#### [PROBLEM REQUIREMENTS]
Copy verbatim the block of lines in the entries below whose first line contains "What is $\left(4819" and whose last line contains "Answer: $27437133$". Leave out all other lines.

___ RECORDS PROVIDED

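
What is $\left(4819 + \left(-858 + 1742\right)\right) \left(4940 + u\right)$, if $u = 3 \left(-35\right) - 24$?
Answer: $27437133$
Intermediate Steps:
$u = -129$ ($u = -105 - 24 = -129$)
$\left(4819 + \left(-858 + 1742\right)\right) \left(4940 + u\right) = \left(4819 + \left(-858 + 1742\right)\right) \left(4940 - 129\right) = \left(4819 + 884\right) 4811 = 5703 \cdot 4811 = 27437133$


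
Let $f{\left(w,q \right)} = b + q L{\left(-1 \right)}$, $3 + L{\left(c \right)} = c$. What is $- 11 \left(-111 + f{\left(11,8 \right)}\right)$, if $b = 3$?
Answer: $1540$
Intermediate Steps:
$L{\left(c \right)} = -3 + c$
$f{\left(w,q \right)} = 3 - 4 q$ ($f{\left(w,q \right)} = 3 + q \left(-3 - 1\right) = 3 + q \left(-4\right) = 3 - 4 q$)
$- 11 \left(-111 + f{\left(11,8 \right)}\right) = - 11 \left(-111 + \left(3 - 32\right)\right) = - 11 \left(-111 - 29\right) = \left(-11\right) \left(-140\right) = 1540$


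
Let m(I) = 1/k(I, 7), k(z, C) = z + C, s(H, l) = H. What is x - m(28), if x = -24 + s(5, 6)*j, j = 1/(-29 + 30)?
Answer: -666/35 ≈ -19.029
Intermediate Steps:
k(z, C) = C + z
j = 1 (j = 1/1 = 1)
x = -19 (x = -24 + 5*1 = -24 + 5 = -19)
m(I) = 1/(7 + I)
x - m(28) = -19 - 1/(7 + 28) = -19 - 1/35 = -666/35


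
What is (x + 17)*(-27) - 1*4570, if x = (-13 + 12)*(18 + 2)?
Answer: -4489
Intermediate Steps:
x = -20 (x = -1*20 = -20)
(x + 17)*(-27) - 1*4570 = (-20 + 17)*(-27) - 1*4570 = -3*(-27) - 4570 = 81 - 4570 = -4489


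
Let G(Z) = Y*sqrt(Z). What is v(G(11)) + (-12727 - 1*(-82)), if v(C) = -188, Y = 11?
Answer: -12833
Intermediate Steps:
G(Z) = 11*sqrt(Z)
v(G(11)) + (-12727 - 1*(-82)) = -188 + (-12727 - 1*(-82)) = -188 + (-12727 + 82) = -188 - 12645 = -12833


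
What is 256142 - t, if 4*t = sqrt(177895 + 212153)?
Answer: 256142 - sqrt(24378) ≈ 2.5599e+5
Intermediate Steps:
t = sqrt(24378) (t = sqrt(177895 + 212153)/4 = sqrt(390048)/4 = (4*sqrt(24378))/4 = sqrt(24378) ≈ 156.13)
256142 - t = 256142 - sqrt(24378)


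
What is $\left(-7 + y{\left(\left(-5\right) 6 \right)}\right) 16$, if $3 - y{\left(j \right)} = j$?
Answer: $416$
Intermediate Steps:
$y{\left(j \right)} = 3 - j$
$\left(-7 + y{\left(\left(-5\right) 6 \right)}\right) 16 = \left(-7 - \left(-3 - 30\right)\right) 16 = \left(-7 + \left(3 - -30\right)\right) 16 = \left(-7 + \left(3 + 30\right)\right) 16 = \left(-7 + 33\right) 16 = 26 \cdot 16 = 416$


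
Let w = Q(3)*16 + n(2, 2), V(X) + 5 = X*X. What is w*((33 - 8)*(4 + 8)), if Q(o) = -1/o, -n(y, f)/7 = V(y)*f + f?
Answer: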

______
___ RECORDS PROVIDED

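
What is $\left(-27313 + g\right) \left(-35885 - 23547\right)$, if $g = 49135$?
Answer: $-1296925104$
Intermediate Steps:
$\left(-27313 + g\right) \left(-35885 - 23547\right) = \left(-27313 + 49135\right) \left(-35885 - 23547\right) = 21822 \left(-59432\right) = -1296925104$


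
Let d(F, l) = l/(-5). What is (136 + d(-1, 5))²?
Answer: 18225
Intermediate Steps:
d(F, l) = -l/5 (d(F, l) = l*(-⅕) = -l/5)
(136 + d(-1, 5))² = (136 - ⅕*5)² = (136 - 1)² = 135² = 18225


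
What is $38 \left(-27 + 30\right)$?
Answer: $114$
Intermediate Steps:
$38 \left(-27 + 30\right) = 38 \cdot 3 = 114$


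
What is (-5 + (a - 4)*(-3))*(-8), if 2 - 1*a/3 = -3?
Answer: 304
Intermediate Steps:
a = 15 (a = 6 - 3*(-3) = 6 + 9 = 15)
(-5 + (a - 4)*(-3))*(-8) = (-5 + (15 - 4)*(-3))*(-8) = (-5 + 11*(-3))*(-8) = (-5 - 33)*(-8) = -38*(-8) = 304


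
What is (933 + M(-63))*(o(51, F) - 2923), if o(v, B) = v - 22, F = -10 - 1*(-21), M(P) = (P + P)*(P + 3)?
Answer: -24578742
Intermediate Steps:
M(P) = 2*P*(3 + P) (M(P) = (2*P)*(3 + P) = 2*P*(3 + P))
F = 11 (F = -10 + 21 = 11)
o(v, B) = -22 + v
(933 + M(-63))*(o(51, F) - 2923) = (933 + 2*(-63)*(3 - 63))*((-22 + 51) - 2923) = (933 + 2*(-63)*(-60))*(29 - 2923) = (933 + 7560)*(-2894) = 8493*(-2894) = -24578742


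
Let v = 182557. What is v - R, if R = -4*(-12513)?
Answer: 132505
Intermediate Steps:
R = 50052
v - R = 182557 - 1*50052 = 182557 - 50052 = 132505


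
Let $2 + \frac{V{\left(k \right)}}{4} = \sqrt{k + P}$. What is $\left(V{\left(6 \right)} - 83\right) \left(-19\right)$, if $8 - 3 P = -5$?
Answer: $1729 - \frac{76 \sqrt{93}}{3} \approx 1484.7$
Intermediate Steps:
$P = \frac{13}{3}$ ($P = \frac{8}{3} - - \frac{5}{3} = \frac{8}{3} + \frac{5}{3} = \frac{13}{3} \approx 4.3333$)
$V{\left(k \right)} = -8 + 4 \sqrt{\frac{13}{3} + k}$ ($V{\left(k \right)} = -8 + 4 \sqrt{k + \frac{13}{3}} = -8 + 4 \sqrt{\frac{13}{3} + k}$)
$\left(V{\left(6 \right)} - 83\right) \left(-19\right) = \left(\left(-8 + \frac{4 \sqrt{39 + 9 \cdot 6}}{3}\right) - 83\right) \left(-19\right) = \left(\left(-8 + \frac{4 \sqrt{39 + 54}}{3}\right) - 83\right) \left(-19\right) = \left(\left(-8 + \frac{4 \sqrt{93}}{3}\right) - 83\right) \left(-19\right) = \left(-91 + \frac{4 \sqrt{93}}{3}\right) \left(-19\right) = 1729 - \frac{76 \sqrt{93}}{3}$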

______

#### [EXERCISE OUTPUT]
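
What is $\left(4819 + \left(-858 + 1742\right)\right) \left(4940 + u\right)$, if $u = 3 \left(-35\right) - 24$?
Answer: $27437133$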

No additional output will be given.